START Input for this task

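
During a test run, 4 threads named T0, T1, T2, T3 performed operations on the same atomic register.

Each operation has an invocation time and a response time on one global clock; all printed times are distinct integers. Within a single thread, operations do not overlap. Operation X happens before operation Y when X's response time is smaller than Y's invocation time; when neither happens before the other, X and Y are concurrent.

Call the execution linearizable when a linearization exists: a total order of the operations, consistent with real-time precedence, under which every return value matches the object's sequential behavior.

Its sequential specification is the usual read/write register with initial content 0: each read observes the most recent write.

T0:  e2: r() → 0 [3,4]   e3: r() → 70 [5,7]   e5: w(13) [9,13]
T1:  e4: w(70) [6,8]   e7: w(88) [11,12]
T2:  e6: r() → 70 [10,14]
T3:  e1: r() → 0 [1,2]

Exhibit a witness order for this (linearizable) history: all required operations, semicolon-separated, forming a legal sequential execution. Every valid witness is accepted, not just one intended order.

step 1: e1 r() → 0 — value 0
step 2: e2 r() → 0 — value 0
step 3: e4 w(70) — value 70
step 4: e3 r() → 70 — value 70
step 5: e6 r() → 70 — value 70
step 6: e5 w(13) — value 13
step 7: e7 w(88) — value 88

e1; e2; e4; e3; e6; e5; e7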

END Input for this task

◆ Aim of the exercise: Keep only the lines from the one containing "r() → 70 [10,14]" through the final line of the records, and transcribe them exactly.

◆ Solution for this problem:
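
T2:  e6: r() → 70 [10,14]
T3:  e1: r() → 0 [1,2]

Exhibit a witness order for this (linearizable) history: all required operations, semicolon-separated, forming a legal sequential execution. Every valid witness is accepted, not just one intended order.

step 1: e1 r() → 0 — value 0
step 2: e2 r() → 0 — value 0
step 3: e4 w(70) — value 70
step 4: e3 r() → 70 — value 70
step 5: e6 r() → 70 — value 70
step 6: e5 w(13) — value 13
step 7: e7 w(88) — value 88

e1; e2; e4; e3; e6; e5; e7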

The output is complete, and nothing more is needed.